*Dataset:*
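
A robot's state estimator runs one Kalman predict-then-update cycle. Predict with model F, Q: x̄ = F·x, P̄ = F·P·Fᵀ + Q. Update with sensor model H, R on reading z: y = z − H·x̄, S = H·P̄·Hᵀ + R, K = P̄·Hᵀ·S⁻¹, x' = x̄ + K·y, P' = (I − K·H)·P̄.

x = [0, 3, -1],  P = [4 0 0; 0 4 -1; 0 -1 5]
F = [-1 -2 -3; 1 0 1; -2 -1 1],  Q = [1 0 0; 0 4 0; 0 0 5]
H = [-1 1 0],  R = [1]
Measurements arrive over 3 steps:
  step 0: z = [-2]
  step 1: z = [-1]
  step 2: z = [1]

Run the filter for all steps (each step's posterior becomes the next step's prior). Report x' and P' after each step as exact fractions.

step 0: x̄ = F·x = [-3, -1, -4]
step 0: P̄ = F·P·Fᵀ + Q = [54 -17 0; -17 13 -2; 0 -2 32]
step 0: y = z − H·x̄ = [-4]
step 0: S = H·P̄·Hᵀ + R = [102]
step 0: K = P̄·Hᵀ·S⁻¹ = [-71/102; 5/17; -1/51]
step 0: x' = x̄ + K·y = [-11/51, -37/17, -200/51]
step 0: P' = (I − K·H)·P̄ = [467/102 66/17 -71/51; 66/17 71/17 -24/17; -71/51 -24/17 1630/51]
step 1: x̄ = F·x = [49/3, -211/51, -67/51]
step 1: P̄ = F·P·Fᵀ + Q = [1801/6 -599/6 -202/3; -599/6 3851/102 1108/51; -202/3 1108/51 4252/51]
step 1: y = z − H·x̄ = [331/17]
step 1: S = H·P̄·Hᵀ + R = [9156/17]
step 1: K = P̄·Hᵀ·S⁻¹ = [-1700/2289; 2339/9156; 757/4578]
step 1: x' = x̄ + K·y = [1429/763, 7661/9156, 8725/4578]
step 1: P' = (I − K·H)·P̄ = [4721/1526 10763/4578 -2726/2289; 10763/4578 7955/3052 -1565/1526; -2726/2289 -1565/1526 52377/763]
step 2: x̄ = F·x = [-21205/2289, 17299/4578, -1167/436]
step 2: P̄ = F·P·Fᵀ + Q = [2848829/4578 -315759/1526 -124105/654; -315759/1526 335833/4578 20380/327; -124105/654 20380/327 45713/436]
step 2: y = z − H·x̄ = [-18377/1526]
step 2: S = H·P̄·Hᵀ + R = [847299/763]
step 2: K = P̄·Hᵀ·S⁻¹ = [-1898053/2541897; 641555/2541897; 384685/1694598]
step 2: x' = x̄ + K·y = [-1380643/5083794, 1879141/2541897, -4584188/847299]
step 2: P' = (I − K·H)·P̄ = [47469865/15251382 36081547/15251382 -3883210/2541897; 36081547/15251382 39930877/15251382 -6612365/5083794; -3883210/2541897 -6612365/5083794 40349117/847299]

step 0: x' = [-11/51, -37/17, -200/51], P' = [467/102 66/17 -71/51; 66/17 71/17 -24/17; -71/51 -24/17 1630/51]
step 1: x' = [1429/763, 7661/9156, 8725/4578], P' = [4721/1526 10763/4578 -2726/2289; 10763/4578 7955/3052 -1565/1526; -2726/2289 -1565/1526 52377/763]
step 2: x' = [-1380643/5083794, 1879141/2541897, -4584188/847299], P' = [47469865/15251382 36081547/15251382 -3883210/2541897; 36081547/15251382 39930877/15251382 -6612365/5083794; -3883210/2541897 -6612365/5083794 40349117/847299]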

*What is expected:* Look above for the line holding "4 -1; 0 -1 5]", then set down exactly that line and every line after it up to and including the line holding "step 2: z = [1]", with nothing else.

*Answer:*
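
x = [0, 3, -1],  P = [4 0 0; 0 4 -1; 0 -1 5]
F = [-1 -2 -3; 1 0 1; -2 -1 1],  Q = [1 0 0; 0 4 0; 0 0 5]
H = [-1 1 0],  R = [1]
Measurements arrive over 3 steps:
  step 0: z = [-2]
  step 1: z = [-1]
  step 2: z = [1]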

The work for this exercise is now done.